━━ Data listing

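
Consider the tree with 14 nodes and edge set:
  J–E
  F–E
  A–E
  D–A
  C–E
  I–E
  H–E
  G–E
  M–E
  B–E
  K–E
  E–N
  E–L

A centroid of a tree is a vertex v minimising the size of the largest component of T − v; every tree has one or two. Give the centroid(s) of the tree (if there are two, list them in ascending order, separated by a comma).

E

Removing E splits the tree into components of sizes 2, 1, 1, 1, 1, 1, 1, 1, 1, 1, 1, 1; the largest is 2 ≤ ⌊14/2⌋ = 7.
No neighbour of E does as well, so E is the unique centroid.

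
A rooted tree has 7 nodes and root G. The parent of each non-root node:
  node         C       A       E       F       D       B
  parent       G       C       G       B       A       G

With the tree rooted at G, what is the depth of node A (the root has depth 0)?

2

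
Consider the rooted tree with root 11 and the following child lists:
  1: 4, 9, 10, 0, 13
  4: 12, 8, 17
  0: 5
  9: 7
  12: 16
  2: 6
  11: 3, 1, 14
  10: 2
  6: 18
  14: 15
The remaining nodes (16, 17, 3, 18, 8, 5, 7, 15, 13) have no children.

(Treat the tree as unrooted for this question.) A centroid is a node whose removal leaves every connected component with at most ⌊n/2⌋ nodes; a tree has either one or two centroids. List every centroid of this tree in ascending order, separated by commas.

If 1 is removed the pieces have sizes 5, 4, 4, 2, 2, 1, all ≤ ⌊19/2⌋ = 9.
Every other node leaves some component of size > 9, so the centroid is unique.

1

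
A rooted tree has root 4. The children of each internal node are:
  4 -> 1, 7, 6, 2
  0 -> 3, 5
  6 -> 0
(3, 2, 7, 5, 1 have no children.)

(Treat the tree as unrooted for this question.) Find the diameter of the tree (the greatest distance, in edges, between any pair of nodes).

4

Starting from 5, a farthest node is 7 at distance 4.
One longest path: 5–0–6–4–7.
So the diameter is 4.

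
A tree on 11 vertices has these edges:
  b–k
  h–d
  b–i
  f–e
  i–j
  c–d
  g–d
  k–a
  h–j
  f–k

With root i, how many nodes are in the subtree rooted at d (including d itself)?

3

d's subtree: {d, g, c}, size 3.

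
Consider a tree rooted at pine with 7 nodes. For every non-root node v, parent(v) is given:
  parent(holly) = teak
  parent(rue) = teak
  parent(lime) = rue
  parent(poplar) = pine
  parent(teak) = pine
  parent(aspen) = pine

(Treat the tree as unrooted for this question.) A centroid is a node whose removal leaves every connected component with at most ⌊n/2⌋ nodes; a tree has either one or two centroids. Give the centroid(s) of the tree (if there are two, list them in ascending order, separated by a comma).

Removing teak splits the tree into components of sizes 3, 2, 1; the largest is 3 ≤ ⌊7/2⌋ = 3.
Every other node leaves some component of size > 3, so the centroid is unique.

teak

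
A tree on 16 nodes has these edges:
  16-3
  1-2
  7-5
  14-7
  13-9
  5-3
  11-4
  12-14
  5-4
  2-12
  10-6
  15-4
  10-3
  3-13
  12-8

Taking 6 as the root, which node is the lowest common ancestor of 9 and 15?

3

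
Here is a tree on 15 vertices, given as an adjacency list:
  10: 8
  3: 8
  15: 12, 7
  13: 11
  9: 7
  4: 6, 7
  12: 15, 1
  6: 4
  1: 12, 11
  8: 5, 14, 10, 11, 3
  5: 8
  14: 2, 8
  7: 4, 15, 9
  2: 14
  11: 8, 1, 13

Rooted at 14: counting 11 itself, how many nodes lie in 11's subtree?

The subtree rooted at 11 contains: 11, 1, 13, 12, 15, 7, 4, 9, 6 — 9 nodes.

9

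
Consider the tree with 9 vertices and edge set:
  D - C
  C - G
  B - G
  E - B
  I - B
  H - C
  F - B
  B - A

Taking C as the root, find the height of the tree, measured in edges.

3

The longest root-to-leaf path is C-G-B-A (3 edges).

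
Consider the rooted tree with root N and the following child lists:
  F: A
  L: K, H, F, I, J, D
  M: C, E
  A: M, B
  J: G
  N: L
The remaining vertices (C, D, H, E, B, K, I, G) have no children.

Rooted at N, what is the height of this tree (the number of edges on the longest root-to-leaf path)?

A deepest node is C, reached by N – L – F – A – M – C.
That path has 5 edges, so the height is 5.

5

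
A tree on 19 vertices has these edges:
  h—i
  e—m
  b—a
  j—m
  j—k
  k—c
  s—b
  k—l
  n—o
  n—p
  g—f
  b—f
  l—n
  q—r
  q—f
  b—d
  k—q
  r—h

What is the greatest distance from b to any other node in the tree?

6

The node farthest from b is e (o, p also at distance 6), via b–f–q–k–j–m–e — 6 edges.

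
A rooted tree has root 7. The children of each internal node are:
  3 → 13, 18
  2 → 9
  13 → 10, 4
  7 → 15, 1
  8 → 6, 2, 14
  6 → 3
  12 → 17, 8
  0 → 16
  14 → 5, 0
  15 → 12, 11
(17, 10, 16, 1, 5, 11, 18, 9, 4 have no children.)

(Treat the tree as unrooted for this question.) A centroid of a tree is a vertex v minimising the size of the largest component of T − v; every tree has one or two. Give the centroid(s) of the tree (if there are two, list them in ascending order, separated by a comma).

8

Removing 8 splits the tree into components of sizes 6, 6, 4, 2; the largest is 6 ≤ ⌊19/2⌋ = 9.
No neighbour of 8 does as well, so 8 is the unique centroid.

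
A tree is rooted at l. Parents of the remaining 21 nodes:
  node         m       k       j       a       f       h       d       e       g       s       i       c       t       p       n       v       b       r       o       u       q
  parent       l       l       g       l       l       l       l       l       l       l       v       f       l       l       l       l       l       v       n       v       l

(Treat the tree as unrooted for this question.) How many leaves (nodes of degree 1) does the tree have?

The leaves are a, b, c, d, e, h, i, j, k, m, o, p, q, r, s, t, u.
That is 17 leaves.

17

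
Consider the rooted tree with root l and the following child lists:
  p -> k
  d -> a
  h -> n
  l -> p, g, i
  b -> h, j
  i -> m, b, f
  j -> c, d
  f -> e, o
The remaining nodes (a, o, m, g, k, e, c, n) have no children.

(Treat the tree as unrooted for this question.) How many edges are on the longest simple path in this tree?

7

Starting from k, a farthest node is a at distance 7.
One longest path: k – p – l – i – b – j – d – a.
So the diameter is 7.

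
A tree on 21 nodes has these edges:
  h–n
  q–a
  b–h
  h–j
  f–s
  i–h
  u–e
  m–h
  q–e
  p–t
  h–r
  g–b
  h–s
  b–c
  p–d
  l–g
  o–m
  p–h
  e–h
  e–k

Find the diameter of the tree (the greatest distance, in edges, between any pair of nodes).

6

Starting from l, a farthest node is a at distance 6.
One longest path: l–g–b–h–e–q–a.
So the diameter is 6.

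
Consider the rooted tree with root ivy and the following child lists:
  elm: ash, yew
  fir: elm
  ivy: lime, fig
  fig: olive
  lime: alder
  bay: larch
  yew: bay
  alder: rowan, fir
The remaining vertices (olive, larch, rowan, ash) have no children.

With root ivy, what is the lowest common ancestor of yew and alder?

Path yew→root: yew elm fir alder lime ivy; path alder→root: alder lime ivy.
First common node: alder.

alder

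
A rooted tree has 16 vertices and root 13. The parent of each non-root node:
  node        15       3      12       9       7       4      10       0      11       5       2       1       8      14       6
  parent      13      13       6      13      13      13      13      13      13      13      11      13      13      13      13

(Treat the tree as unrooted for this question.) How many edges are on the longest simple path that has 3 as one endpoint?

Distances from 3 peak at 3, attained at 12 (2 also at distance 3).
3 – 13 – 6 – 12

3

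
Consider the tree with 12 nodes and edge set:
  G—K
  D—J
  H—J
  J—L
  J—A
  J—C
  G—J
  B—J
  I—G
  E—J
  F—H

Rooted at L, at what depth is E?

Climbing from E to the root: E – J – L. That's 2 steps.

2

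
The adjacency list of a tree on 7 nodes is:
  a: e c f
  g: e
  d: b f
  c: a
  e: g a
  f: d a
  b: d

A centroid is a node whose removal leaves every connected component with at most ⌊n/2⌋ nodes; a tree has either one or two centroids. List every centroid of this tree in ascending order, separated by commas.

Delete a: the remaining components have sizes 3, 2, 1. Max 3 ≤ 3, so a is a centroid.
Every other node leaves some component of size > 3, so the centroid is unique.

a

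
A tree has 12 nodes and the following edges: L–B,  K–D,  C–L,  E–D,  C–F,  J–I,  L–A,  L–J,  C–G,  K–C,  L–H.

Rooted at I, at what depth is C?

Climbing from C to the root: C – L – J – I. That's 3 steps.

3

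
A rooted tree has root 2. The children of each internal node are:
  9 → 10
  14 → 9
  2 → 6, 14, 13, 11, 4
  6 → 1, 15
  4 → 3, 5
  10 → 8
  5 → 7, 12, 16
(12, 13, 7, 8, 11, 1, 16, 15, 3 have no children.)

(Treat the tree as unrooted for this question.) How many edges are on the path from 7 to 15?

5

7–5–4–2–6–15: 5 edges.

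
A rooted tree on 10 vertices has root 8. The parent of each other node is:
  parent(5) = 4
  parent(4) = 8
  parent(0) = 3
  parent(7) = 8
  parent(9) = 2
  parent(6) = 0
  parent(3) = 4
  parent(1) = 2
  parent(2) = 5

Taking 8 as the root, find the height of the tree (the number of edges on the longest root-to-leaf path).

The longest root-to-leaf path is 8–4–5–2–1 (4 edges).

4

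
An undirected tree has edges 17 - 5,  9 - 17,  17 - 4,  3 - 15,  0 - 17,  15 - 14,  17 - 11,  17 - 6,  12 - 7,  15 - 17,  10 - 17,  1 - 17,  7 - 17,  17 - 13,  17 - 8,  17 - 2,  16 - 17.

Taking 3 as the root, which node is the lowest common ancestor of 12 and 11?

Ancestors of 12 (toward the root): 12, 7, 17, 15, 3.
Ancestors of 11: 11, 17, 15, 3.
The deepest node appearing in both lists is 17.

17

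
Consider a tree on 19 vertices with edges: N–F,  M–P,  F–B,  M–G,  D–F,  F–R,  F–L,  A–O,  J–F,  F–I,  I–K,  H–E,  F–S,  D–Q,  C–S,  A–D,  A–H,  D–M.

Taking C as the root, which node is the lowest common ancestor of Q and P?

Ancestors of Q (toward the root): Q, D, F, S, C.
Ancestors of P: P, M, D, F, S, C.
The deepest node appearing in both lists is D.

D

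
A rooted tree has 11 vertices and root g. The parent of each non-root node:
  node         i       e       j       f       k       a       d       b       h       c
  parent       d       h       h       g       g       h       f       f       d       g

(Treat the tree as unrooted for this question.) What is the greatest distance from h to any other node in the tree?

A farthest node from h is k (c also at distance 4).
The path h – d – f – g – k has 4 edges.

4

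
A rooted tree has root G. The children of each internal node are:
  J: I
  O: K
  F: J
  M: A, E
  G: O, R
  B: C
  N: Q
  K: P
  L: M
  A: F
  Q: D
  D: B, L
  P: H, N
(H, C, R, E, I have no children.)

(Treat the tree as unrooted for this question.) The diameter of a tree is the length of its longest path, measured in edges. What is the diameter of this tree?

13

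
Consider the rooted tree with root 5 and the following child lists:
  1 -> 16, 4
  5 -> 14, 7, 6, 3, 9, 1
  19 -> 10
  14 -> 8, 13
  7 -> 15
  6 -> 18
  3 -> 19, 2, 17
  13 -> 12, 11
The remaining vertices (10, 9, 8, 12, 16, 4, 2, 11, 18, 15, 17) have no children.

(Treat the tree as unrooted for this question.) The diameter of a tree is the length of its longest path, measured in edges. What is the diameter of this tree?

6

Starting from 12, a farthest node is 10 at distance 6.
One longest path: 12–13–14–5–3–19–10.
So the diameter is 6.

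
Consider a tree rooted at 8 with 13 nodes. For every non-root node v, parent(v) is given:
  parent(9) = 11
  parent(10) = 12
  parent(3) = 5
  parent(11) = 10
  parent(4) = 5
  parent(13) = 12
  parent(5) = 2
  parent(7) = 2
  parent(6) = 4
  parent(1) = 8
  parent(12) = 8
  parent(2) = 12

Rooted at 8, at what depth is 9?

4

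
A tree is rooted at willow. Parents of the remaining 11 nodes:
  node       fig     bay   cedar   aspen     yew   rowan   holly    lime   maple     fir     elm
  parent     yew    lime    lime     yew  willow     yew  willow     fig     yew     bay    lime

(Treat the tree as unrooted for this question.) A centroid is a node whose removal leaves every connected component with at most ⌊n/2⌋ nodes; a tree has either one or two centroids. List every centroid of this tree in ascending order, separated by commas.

fig, yew

Removing yew splits the tree into components of sizes 6, 2, 1, 1, 1; the largest is 6 ≤ ⌊12/2⌋ = 6.
Its neighbour fig also leaves a largest component of size 6, so both are centroids.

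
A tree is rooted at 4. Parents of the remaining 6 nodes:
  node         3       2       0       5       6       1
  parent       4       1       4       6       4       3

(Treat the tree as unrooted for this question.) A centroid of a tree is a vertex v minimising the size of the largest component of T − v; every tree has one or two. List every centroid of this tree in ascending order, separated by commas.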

━━━━

### Action item
The response must consist solely of the lines from the first line of the entries through the line containing "13) have no children.", repeated exactly.

### Solution for this task
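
Consider the tree with 14 nodes and edge set:
  J–E
  F–E
  A–E
  D–A
  C–E
  I–E
  H–E
  G–E
  M–E
  B–E
  K–E
  E–N
  E–L

A centroid of a tree is a vertex v minimising the size of the largest component of T − v; every tree has one or two. Give the centroid(s) of the tree (if there are two, list them in ascending order, separated by a comma).

E

Removing E splits the tree into components of sizes 2, 1, 1, 1, 1, 1, 1, 1, 1, 1, 1, 1; the largest is 2 ≤ ⌊14/2⌋ = 7.
No neighbour of E does as well, so E is the unique centroid.

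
A rooted tree has 7 nodes and root G. The parent of each non-root node:
  node         C       A       E       F       D       B
  parent       G       C       G       B       A       G

With the tree rooted at G, what is the depth of node A (the root has depth 0)?

2

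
Consider the rooted tree with root 11 and the following child lists:
  1: 4, 9, 10, 0, 13
  4: 12, 8, 17
  0: 5
  9: 7
  12: 16
  2: 6
  11: 3, 1, 14
  10: 2
  6: 18
  14: 15
The remaining nodes (16, 17, 3, 18, 8, 5, 7, 15, 13) have no children.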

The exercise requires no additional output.